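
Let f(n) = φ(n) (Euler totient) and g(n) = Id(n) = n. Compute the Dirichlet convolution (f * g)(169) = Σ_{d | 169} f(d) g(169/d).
(φ * Id)(169) = 481

Divisors of 169: [1, 13, 169]. For each d | 169:
  d = 1: φ(1) · Id(169/1) = 1 · 169 = 169
  d = 13: φ(13) · Id(169/13) = 12 · 13 = 156
  d = 169: φ(169) · Id(169/169) = 156 · 1 = 156
Summing: (φ * Id)(169) = 169 + 156 + 156 = 481.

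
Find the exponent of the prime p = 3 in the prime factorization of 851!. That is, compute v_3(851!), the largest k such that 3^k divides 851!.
v_3(851!) = 422

Legendre's formula: v_p(n!) = Σ_{k ≥ 1} ⌊n / p^k⌋. For p = 3, n = 851, the terms are:
  ⌊851/3^1⌋ = ⌊851/3⌋ = 283
  ⌊851/3^2⌋ = ⌊851/9⌋ = 94
  ⌊851/3^3⌋ = ⌊851/27⌋ = 31
  ⌊851/3^4⌋ = ⌊851/81⌋ = 10
  ⌊851/3^5⌋ = ⌊851/243⌋ = 3
  ⌊851/3^6⌋ = ⌊851/729⌋ = 1
(the next term ⌊851/3^7⌋ = 0, terminating the sum). Summing: v_3(851!) = 283 + 94 + 31 + 10 + 3 + 1 = 422.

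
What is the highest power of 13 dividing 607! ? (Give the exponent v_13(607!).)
v_13(607!) = 49

Legendre's formula: v_p(n!) = Σ_{k ≥ 1} ⌊n / p^k⌋. For p = 13, n = 607, the terms are:
  ⌊607/13^1⌋ = ⌊607/13⌋ = 46
  ⌊607/13^2⌋ = ⌊607/169⌋ = 3
(the next term ⌊607/13^3⌋ = 0, terminating the sum). Summing: v_13(607!) = 46 + 3 = 49.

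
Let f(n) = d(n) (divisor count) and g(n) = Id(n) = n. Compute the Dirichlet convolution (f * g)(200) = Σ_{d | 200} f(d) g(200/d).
(d * Id)(200) = 988

Divisors of 200: [1, 2, 4, 5, 8, 10, 20, 25, 40, 50, 100, 200]. For each d | 200:
  d = 1: d(1) · Id(200/1) = 1 · 200 = 200
  d = 2: d(2) · Id(200/2) = 2 · 100 = 200
  d = 4: d(4) · Id(200/4) = 3 · 50 = 150
  d = 5: d(5) · Id(200/5) = 2 · 40 = 80
  d = 8: d(8) · Id(200/8) = 4 · 25 = 100
  d = 10: d(10) · Id(200/10) = 4 · 20 = 80
  d = 20: d(20) · Id(200/20) = 6 · 10 = 60
  d = 25: d(25) · Id(200/25) = 3 · 8 = 24
  d = 40: d(40) · Id(200/40) = 8 · 5 = 40
  d = 50: d(50) · Id(200/50) = 6 · 4 = 24
  d = 100: d(100) · Id(200/100) = 9 · 2 = 18
  d = 200: d(200) · Id(200/200) = 12 · 1 = 12
Summing: (d * Id)(200) = 200 + 200 + 150 + 80 + 100 + 80 + 60 + 24 + 40 + 24 + 18 + 12 = 988.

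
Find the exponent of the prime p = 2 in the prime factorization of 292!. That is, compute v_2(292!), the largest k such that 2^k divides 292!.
v_2(292!) = 289

Legendre's formula: v_p(n!) = Σ_{k ≥ 1} ⌊n / p^k⌋. For p = 2, n = 292, the terms are:
  ⌊292/2^1⌋ = ⌊292/2⌋ = 146
  ⌊292/2^2⌋ = ⌊292/4⌋ = 73
  ⌊292/2^3⌋ = ⌊292/8⌋ = 36
  ⌊292/2^4⌋ = ⌊292/16⌋ = 18
  ⌊292/2^5⌋ = ⌊292/32⌋ = 9
  ⌊292/2^6⌋ = ⌊292/64⌋ = 4
  ⌊292/2^7⌋ = ⌊292/128⌋ = 2
  ⌊292/2^8⌋ = ⌊292/256⌋ = 1
(the next term ⌊292/2^9⌋ = 0, terminating the sum). Summing: v_2(292!) = 146 + 73 + 36 + 18 + 9 + 4 + 2 + 1 = 289.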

========

# Action item
Beginning at the line that holds "Find the exponent of the prime p = 2", copy every line through the end of the entries exactly as given, and only those lines.

# Solution below
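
Find the exponent of the prime p = 2 in the prime factorization of 292!. That is, compute v_2(292!), the largest k such that 2^k divides 292!.
v_2(292!) = 289

Legendre's formula: v_p(n!) = Σ_{k ≥ 1} ⌊n / p^k⌋. For p = 2, n = 292, the terms are:
  ⌊292/2^1⌋ = ⌊292/2⌋ = 146
  ⌊292/2^2⌋ = ⌊292/4⌋ = 73
  ⌊292/2^3⌋ = ⌊292/8⌋ = 36
  ⌊292/2^4⌋ = ⌊292/16⌋ = 18
  ⌊292/2^5⌋ = ⌊292/32⌋ = 9
  ⌊292/2^6⌋ = ⌊292/64⌋ = 4
  ⌊292/2^7⌋ = ⌊292/128⌋ = 2
  ⌊292/2^8⌋ = ⌊292/256⌋ = 1
(the next term ⌊292/2^9⌋ = 0, terminating the sum). Summing: v_2(292!) = 146 + 73 + 36 + 18 + 9 + 4 + 2 + 1 = 289.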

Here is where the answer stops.